> _TASK STATEMENT_: Every line in the records below with the string "compete" is to be copied out.

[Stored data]
==========
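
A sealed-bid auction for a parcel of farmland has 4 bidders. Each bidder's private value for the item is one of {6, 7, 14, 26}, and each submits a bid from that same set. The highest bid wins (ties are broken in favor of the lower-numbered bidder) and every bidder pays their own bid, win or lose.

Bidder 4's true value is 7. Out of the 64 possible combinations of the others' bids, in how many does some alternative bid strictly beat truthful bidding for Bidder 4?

63

Others bid (6, 6, 7): truth gives -7; bid 6 gives -6 > -7. Violating.
Others bid (6, 6, 14): truth gives -7; bid 6 gives -6 > -7. Violating.
Others bid (6, 6, 26): truth gives -7; bid 6 gives -6 > -7. Violating.
Others bid (6, 7, 6): truth gives -7; bid 6 gives -6 > -7. Violating.
Others bid (6, 6, 6): truth gives 0; no alternative beats it.
(Checking all 64 profiles: 63 have a profitable deviation, 1 does not.)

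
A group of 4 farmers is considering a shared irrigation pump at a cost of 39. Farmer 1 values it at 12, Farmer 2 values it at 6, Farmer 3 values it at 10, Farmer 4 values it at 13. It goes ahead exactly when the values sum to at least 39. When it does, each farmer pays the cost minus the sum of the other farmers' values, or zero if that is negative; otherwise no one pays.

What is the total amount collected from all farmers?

33

Total value 41 ≥ cost 39, so it is built.
Farmer 1: others sum to 29; max(0, 39 - 29) = 10.
Farmer 2: others sum to 35; max(0, 39 - 35) = 4.
Farmer 3: others sum to 31; max(0, 39 - 31) = 8.
Farmer 4: others sum to 28; max(0, 39 - 28) = 11.
Total collected = 10 + 4 + 8 + 11 = 33.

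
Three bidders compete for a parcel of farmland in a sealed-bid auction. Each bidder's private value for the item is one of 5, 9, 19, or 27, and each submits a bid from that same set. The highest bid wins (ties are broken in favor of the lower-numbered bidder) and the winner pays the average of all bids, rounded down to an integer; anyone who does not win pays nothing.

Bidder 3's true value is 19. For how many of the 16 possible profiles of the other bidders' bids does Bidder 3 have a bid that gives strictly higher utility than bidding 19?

5

Others bid (5, 5): truth gives 10; bid 9 gives 13 > 10. Violating.
Others bid (5, 19): truth gives 0; bid 27 gives 2 > 0. Violating.
Others bid (9, 19): truth gives 0; bid 27 gives 1 > 0. Violating.
Others bid (19, 5): truth gives 0; bid 27 gives 2 > 0. Violating.
Others bid (5, 9): truth gives 8; no alternative beats it.
Others bid (5, 27): truth gives 0; no alternative beats it.
(Checking all 16 profiles: 5 have a profitable deviation, 11 do not.)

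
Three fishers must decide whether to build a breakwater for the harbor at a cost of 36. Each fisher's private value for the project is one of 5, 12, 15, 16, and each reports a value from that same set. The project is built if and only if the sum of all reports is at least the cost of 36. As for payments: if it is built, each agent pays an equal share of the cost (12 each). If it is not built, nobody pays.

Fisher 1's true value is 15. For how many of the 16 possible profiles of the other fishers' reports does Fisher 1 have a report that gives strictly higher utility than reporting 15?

Others report (5, 15): truth gives 0; report 16 gives 3 > 0. Violating.
Others report (15, 5): truth gives 0; report 16 gives 3 > 0. Violating.
Others report (5, 5): truth gives 0; no alternative beats it.
Others report (5, 12): truth gives 0; no alternative beats it.
(Checking all 16 profiles: 2 have a profitable deviation, 14 do not.)

2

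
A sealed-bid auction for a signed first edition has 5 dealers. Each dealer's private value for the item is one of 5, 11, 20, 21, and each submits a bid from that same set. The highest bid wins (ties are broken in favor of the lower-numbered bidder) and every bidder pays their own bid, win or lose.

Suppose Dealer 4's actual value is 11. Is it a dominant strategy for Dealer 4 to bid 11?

No

Consider the case where Dealer 1 bids 5, Dealer 2 bids 5, Dealer 3 bids 5 and Dealer 5 bids 20.
Truthful bid 11: loses but pays 11, utility -11.
Bid 5 instead: loses but pays 5, utility -5.
Since -5 > -11, bidding 5 is strictly better here, so truthful bidding is not dominant.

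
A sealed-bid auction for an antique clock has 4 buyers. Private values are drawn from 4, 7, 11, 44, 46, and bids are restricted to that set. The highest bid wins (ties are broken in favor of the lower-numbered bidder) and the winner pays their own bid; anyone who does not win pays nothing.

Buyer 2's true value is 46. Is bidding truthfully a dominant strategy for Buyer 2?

No

Consider the case where Buyer 1 bids 4, Buyer 3 bids 4 and Buyer 4 bids 4.
Truthful bid 46: wins, pays 46, utility 46 - 46 = 0.
Bid 7 instead: wins, pays 7, utility 46 - 7 = 39.
Since 39 > 0, bidding 7 is strictly better here, so truthful bidding is not dominant.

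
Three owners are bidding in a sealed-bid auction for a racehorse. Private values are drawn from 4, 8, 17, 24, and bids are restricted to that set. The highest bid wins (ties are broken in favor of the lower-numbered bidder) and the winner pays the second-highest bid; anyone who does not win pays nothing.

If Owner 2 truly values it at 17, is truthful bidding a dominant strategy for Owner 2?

Check each profile of the others' bids and compare truth against every alternative bid.
Others bid (4, 4): truth gives 13, best alternative gives 13.
Others bid (4, 8): truth gives 9, best alternative gives 9.
Others bid (8, 4): truth gives 9, best alternative gives 9.
Others bid (8, 8): truth gives 9, best alternative gives 9.
Others bid (4, 17): truth gives 0, best alternative gives 0.
Others bid (4, 24): truth gives 0, best alternative gives 0.
(Remaining 10 profiles checked similarly; truth is weakly best in each.)
In every case the truthful bid is at least as good as any alternative, so it is a dominant strategy.

Yes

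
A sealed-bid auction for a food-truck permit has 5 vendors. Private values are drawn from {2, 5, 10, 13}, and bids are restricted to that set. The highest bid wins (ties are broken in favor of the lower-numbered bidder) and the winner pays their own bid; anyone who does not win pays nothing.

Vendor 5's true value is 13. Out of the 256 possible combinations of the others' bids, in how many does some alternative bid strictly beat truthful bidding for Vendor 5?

16

Others bid (2, 2, 2, 2): truth gives 0; bid 5 gives 8 > 0. Violating.
Others bid (2, 2, 2, 5): truth gives 0; bid 10 gives 3 > 0. Violating.
Others bid (2, 2, 5, 2): truth gives 0; bid 10 gives 3 > 0. Violating.
Others bid (2, 2, 5, 5): truth gives 0; bid 10 gives 3 > 0. Violating.
Others bid (2, 2, 2, 10): truth gives 0; no alternative beats it.
Others bid (2, 2, 2, 13): truth gives 0; no alternative beats it.
(Checking all 256 profiles: 16 have a profitable deviation, 240 do not.)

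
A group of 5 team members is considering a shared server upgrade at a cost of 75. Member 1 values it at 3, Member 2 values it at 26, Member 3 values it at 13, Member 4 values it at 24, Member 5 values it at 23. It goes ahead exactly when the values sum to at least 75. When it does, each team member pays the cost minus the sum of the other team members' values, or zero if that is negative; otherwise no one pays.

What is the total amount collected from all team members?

31

Total value 89 ≥ cost 75, so it is built.
Member 1: others sum to 86; max(0, 75 - 86) = 0.
Member 2: others sum to 63; max(0, 75 - 63) = 12.
Member 3: others sum to 76; max(0, 75 - 76) = 0.
Member 4: others sum to 65; max(0, 75 - 65) = 10.
Member 5: others sum to 66; max(0, 75 - 66) = 9.
Total collected = 0 + 12 + 0 + 10 + 9 = 31.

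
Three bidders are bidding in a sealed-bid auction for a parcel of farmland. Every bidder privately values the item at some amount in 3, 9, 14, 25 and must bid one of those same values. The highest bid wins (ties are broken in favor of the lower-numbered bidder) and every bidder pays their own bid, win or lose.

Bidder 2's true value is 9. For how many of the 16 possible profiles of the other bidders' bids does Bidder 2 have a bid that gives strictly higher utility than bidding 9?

14

Others bid (3, 14): truth gives -9; bid 3 gives -3 > -9. Violating.
Others bid (3, 25): truth gives -9; bid 3 gives -3 > -9. Violating.
Others bid (9, 3): truth gives -9; bid 3 gives -3 > -9. Violating.
Others bid (9, 9): truth gives -9; bid 3 gives -3 > -9. Violating.
Others bid (3, 3): truth gives 0; no alternative beats it.
Others bid (3, 9): truth gives 0; no alternative beats it.
(Checking all 16 profiles: 14 have a profitable deviation, 2 do not.)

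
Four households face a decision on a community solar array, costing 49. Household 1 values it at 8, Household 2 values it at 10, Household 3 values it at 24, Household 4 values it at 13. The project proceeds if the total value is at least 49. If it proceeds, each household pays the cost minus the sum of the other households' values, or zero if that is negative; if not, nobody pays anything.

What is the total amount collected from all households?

Total value 55 ≥ cost 49, so it is built.
Household 1: others sum to 47; max(0, 49 - 47) = 2.
Household 2: others sum to 45; max(0, 49 - 45) = 4.
Household 3: others sum to 31; max(0, 49 - 31) = 18.
Household 4: others sum to 42; max(0, 49 - 42) = 7.
Total collected = 2 + 4 + 18 + 7 = 31.

31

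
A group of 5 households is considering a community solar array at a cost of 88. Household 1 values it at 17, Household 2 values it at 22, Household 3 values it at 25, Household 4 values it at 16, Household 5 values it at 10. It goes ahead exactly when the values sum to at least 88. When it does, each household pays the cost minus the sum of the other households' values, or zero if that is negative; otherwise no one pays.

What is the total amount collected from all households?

80

Total value 90 ≥ cost 88, so it is built.
Household 1: others sum to 73; max(0, 88 - 73) = 15.
Household 2: others sum to 68; max(0, 88 - 68) = 20.
Household 3: others sum to 65; max(0, 88 - 65) = 23.
Household 4: others sum to 74; max(0, 88 - 74) = 14.
Household 5: others sum to 80; max(0, 88 - 80) = 8.
Total collected = 15 + 20 + 23 + 14 + 8 = 80.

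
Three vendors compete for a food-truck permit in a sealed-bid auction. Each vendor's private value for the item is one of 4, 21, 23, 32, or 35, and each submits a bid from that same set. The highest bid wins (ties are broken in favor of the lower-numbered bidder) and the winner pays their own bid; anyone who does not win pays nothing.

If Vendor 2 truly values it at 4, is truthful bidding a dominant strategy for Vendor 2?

Yes

Check each profile of the others' bids and compare truth against every alternative bid.
Others bid (4, 4): truth gives 0, best alternative gives -17.
Others bid (4, 21): truth gives 0, best alternative gives -17.
Others bid (4, 23): truth gives 0, best alternative gives 0.
Others bid (4, 32): truth gives 0, best alternative gives 0.
Others bid (4, 35): truth gives 0, best alternative gives 0.
Others bid (21, 4): truth gives 0, best alternative gives 0.
(Remaining 19 profiles checked similarly; truth is weakly best in each.)
In every case the truthful bid is at least as good as any alternative, so it is a dominant strategy.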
==========
> _YOUR RESPONSE_:
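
Three bidders compete for a parcel of farmland in a sealed-bid auction. Each bidder's private value for the item is one of 5, 9, 19, or 27, and each submits a bid from that same set. The highest bid wins (ties are broken in favor of the lower-numbered bidder) and the winner pays the average of all bids, rounded down to an integer; anyone who does not win pays nothing.
Three vendors compete for a food-truck permit in a sealed-bid auction. Each vendor's private value for the item is one of 4, 21, 23, 32, or 35, and each submits a bid from that same set. The highest bid wins (ties are broken in favor of the lower-numbered bidder) and the winner pays their own bid; anyone who does not win pays nothing.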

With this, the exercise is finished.